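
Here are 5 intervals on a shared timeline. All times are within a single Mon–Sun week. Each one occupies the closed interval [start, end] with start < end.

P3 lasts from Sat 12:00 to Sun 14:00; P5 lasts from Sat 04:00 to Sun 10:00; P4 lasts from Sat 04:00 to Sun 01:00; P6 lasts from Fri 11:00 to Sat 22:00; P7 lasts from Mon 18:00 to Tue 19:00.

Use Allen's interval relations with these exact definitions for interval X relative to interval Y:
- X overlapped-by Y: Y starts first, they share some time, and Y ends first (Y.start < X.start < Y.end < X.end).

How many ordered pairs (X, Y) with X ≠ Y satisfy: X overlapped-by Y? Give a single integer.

Checking all 20 ordered pairs for relation 'overlapped-by'; matching pairs in alphabetical order:
(P3, P4): P3 overlapped-by P4 ✓
(P3, P5): P3 overlapped-by P5 ✓
(P3, P6): P3 overlapped-by P6 ✓
(P4, P6): P4 overlapped-by P6 ✓
(P5, P6): P5 overlapped-by P6 ✓
Count: 5.

5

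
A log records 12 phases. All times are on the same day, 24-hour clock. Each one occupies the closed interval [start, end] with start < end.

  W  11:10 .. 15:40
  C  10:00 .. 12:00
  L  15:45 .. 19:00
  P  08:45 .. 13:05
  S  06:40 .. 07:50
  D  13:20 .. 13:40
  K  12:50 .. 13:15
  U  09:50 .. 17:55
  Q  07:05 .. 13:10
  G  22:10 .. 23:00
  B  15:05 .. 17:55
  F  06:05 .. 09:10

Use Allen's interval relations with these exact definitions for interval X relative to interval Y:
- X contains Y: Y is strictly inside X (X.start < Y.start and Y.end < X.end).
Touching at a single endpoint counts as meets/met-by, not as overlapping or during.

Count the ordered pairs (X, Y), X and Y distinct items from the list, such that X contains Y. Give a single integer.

Checking all 132 ordered pairs for relation 'contains'; matching pairs in alphabetical order:
(F, S): F contains S ✓
(P, C): P contains C ✓
(Q, C): Q contains C ✓
(Q, P): Q contains P ✓
(U, C): U contains C ✓
(U, D): U contains D ✓
(U, K): U contains K ✓
(U, W): U contains W ✓
(W, D): W contains D ✓
(W, K): W contains K ✓
Count: 10.

10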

Task to carry out
Above are the records. Print exactly, and only, the lines from the line with "P3 lasts from" to the line with "- X overlapped-by", both inclusive.

Exercise solution
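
P3 lasts from Sat 12:00 to Sun 14:00; P5 lasts from Sat 04:00 to Sun 10:00; P4 lasts from Sat 04:00 to Sun 01:00; P6 lasts from Fri 11:00 to Sat 22:00; P7 lasts from Mon 18:00 to Tue 19:00.

Use Allen's interval relations with these exact definitions for interval X relative to interval Y:
- X overlapped-by Y: Y starts first, they share some time, and Y ends first (Y.start < X.start < Y.end < X.end).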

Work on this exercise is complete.